━━━━━ Supplied records ━━━━━
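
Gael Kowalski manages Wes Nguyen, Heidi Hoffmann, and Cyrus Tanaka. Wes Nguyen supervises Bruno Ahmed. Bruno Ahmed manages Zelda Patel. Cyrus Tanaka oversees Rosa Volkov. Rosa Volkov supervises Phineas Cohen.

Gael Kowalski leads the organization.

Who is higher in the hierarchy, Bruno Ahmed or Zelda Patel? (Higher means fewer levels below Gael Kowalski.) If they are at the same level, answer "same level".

Bruno Ahmed is 2 levels below Gael Kowalski; Zelda Patel is 3. Bruno Ahmed is higher.

Bruno Ahmed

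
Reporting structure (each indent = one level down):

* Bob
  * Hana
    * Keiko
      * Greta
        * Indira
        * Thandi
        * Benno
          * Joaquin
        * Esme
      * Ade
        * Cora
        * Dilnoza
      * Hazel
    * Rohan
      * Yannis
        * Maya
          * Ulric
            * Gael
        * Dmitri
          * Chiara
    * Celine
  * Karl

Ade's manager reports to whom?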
━━━━━
= Directions =
Retype all the data. Nothing may be left out or altered.

= Output of the task =
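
Gael Kowalski manages Wes Nguyen, Heidi Hoffmann, and Cyrus Tanaka. Wes Nguyen supervises Bruno Ahmed. Bruno Ahmed manages Zelda Patel. Cyrus Tanaka oversees Rosa Volkov. Rosa Volkov supervises Phineas Cohen.

Gael Kowalski leads the organization.

Who is higher in the hierarchy, Bruno Ahmed or Zelda Patel? (Higher means fewer levels below Gael Kowalski.) If they are at the same level, answer "same level".

Bruno Ahmed is 2 levels below Gael Kowalski; Zelda Patel is 3. Bruno Ahmed is higher.

Bruno Ahmed

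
Reporting structure (each indent = one level down):

* Bob
  * Hana
    * Keiko
      * Greta
        * Indira
        * Thandi
        * Benno
          * Joaquin
        * Esme
      * Ade
        * Cora
        * Dilnoza
      * Hazel
    * Rohan
      * Yannis
        * Maya
          * Ulric
            * Gael
        * Dmitri
          * Chiara
    * Celine
  * Karl

Ade's manager reports to whom?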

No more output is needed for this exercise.